● Provided entries
━━━━━━━━━━━━━━━━━━━━

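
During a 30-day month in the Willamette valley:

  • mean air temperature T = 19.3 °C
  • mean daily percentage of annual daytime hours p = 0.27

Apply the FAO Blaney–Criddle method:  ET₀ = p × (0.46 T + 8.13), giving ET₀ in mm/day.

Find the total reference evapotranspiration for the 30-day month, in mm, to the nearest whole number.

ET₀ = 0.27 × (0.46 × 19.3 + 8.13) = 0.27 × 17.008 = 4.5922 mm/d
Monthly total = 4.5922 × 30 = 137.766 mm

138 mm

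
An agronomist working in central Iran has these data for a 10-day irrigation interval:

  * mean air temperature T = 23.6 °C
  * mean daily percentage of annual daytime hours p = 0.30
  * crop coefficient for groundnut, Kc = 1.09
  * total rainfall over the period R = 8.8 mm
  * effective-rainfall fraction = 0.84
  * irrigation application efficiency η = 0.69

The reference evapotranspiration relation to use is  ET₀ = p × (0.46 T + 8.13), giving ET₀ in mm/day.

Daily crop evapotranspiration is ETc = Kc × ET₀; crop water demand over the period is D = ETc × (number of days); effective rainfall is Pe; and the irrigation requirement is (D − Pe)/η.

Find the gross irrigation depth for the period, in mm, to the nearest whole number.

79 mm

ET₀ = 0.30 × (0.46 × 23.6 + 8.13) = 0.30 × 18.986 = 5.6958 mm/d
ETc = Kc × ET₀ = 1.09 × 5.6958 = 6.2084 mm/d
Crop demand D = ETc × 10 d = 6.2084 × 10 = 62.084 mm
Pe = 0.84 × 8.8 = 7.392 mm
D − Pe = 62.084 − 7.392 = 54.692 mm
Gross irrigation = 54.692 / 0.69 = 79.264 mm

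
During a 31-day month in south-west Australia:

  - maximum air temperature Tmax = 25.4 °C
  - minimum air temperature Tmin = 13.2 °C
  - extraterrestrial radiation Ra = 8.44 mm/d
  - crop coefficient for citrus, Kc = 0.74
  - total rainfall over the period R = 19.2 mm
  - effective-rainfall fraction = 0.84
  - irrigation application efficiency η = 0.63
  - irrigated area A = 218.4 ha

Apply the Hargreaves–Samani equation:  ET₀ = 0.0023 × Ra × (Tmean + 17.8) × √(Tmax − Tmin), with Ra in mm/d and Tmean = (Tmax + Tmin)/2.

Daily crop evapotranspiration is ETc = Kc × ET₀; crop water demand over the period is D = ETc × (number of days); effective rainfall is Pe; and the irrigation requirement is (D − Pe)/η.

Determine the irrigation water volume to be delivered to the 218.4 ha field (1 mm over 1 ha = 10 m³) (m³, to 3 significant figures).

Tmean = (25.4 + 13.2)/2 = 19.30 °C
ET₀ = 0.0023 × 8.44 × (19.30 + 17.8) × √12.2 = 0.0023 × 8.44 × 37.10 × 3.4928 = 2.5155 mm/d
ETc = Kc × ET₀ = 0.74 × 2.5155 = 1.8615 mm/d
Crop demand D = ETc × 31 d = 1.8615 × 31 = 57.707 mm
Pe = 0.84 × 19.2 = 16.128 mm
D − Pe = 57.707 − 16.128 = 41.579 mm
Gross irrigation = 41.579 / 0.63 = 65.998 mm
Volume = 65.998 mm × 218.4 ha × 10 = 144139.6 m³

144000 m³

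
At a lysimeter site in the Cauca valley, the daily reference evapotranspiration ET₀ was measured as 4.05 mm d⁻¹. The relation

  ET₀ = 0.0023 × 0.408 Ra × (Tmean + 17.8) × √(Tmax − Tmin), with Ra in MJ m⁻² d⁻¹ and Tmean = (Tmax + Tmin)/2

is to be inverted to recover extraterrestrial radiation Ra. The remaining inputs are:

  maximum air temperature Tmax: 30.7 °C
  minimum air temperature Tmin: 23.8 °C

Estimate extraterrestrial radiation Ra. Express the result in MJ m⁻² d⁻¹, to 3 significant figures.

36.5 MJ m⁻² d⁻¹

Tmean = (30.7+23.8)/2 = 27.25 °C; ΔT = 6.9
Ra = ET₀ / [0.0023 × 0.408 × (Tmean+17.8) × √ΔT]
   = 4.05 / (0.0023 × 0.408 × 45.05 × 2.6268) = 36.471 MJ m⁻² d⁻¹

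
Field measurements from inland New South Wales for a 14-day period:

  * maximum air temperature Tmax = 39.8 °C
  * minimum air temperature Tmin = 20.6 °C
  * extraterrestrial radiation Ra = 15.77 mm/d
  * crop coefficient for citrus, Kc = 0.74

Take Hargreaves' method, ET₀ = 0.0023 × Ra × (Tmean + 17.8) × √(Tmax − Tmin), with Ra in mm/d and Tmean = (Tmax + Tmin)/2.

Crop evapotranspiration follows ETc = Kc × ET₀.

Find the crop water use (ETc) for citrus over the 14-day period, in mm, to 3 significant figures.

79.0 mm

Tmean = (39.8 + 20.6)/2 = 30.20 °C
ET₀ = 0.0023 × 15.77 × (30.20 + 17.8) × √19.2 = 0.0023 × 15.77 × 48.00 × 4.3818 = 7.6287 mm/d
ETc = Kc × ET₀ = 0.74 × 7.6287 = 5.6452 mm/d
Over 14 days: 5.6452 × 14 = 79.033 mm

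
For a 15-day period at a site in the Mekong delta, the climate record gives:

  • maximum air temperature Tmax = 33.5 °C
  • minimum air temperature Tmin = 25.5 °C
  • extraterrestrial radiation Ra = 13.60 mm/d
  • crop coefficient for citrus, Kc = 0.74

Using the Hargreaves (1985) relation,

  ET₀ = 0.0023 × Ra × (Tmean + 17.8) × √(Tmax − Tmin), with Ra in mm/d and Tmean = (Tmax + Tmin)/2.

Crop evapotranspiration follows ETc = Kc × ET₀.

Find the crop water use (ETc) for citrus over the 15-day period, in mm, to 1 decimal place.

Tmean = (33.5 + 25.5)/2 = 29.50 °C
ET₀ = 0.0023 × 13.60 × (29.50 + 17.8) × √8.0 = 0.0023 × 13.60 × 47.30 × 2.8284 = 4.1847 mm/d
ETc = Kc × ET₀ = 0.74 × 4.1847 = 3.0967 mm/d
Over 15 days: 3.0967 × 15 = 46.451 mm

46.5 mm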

━━━━━━━━━━━━━━━━━━━━

Out of the material above, output word for word the line with "groundnut, Kc = 1.09", the line with "The reference evapotranspiration", and all lines between them, with nothing else.

● Result
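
  * crop coefficient for groundnut, Kc = 1.09
  * total rainfall over the period R = 8.8 mm
  * effective-rainfall fraction = 0.84
  * irrigation application efficiency η = 0.69

The reference evapotranspiration relation to use is  ET₀ = p × (0.46 T + 8.13), giving ET₀ in mm/day.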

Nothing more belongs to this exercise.